-- TASK DIRECTIONS --
A faithful copy is needed. Set down all of the data below exactly.

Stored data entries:
Content starts

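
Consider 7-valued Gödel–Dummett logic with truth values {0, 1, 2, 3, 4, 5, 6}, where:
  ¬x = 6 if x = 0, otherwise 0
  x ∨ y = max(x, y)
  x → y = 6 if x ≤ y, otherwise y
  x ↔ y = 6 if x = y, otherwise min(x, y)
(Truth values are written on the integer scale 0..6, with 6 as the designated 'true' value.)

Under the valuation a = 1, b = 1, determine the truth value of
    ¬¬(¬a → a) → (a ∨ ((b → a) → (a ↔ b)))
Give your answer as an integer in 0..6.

6

¬a = ¬1 = 0
¬a → a = 0 → 1 = 6
¬(¬a → a) = ¬6 = 0
¬¬(¬a → a) = ¬0 = 6
b → a = 1 → 1 = 6
a ↔ b = 1 ↔ 1 = 6
(b → a) → (a ↔ b) = 6 → 6 = 6
a ∨ ((b → a) → (a ↔ b)) = 1 ∨ 6 = 6
¬¬(¬a → a) → (a ∨ ((b → a) → (a ↔ b))) = 6 → 6 = 6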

Content ends

-- SOLUTION FOR THIS PROBLEM --
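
Consider 7-valued Gödel–Dummett logic with truth values {0, 1, 2, 3, 4, 5, 6}, where:
  ¬x = 6 if x = 0, otherwise 0
  x ∨ y = max(x, y)
  x → y = 6 if x ≤ y, otherwise y
  x ↔ y = 6 if x = y, otherwise min(x, y)
(Truth values are written on the integer scale 0..6, with 6 as the designated 'true' value.)

Under the valuation a = 1, b = 1, determine the truth value of
    ¬¬(¬a → a) → (a ∨ ((b → a) → (a ↔ b)))
Give your answer as an integer in 0..6.

6

¬a = ¬1 = 0
¬a → a = 0 → 1 = 6
¬(¬a → a) = ¬6 = 0
¬¬(¬a → a) = ¬0 = 6
b → a = 1 → 1 = 6
a ↔ b = 1 ↔ 1 = 6
(b → a) → (a ↔ b) = 6 → 6 = 6
a ∨ ((b → a) → (a ↔ b)) = 1 ∨ 6 = 6
¬¬(¬a → a) → (a ∨ ((b → a) → (a ↔ b))) = 6 → 6 = 6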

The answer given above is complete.